## Records from a collection
* * * *

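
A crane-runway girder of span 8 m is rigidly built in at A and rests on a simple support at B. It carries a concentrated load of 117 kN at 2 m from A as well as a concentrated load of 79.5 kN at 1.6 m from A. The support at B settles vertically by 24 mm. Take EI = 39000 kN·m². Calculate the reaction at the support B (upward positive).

Choose R_B as the redundant. The primary structure is the cantilever fixed at A.
Free-end deflection of the primary structure under the applied loading (downward +):
  point load 117 at a = 2: Pa²(3L − a)/(6EI) = 1716/EI
  point load 79.5 at a = 1.6: Pa²(3L − a)/(6EI) = 759.8/EI
  δ_0 = 2476/EI
Tip deflection under a unit load at B: L³/(3EI) = 170.7/EI.
With EI = 39000 kN·m²: δ_0 = 0.063482 m and δ_{BB} = 0.004376 m/kN.
Compatibility — the beam at B must follow the support down by 0.024 m: δ_0 − R_B·δ_{BB} = 0.024, so R_B = (0.063482 − 0.024)/0.004376 = 9.022 kN.

R_B = 9.022 kN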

* * * *

Retype the data. Every line must match the original exactly.

## WRITTEN SOLUTION
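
A crane-runway girder of span 8 m is rigidly built in at A and rests on a simple support at B. It carries a concentrated load of 117 kN at 2 m from A as well as a concentrated load of 79.5 kN at 1.6 m from A. The support at B settles vertically by 24 mm. Take EI = 39000 kN·m². Calculate the reaction at the support B (upward positive).

Choose R_B as the redundant. The primary structure is the cantilever fixed at A.
Free-end deflection of the primary structure under the applied loading (downward +):
  point load 117 at a = 2: Pa²(3L − a)/(6EI) = 1716/EI
  point load 79.5 at a = 1.6: Pa²(3L − a)/(6EI) = 759.8/EI
  δ_0 = 2476/EI
Tip deflection under a unit load at B: L³/(3EI) = 170.7/EI.
With EI = 39000 kN·m²: δ_0 = 0.063482 m and δ_{BB} = 0.004376 m/kN.
Compatibility — the beam at B must follow the support down by 0.024 m: δ_0 − R_B·δ_{BB} = 0.024, so R_B = (0.063482 − 0.024)/0.004376 = 9.022 kN.

R_B = 9.022 kN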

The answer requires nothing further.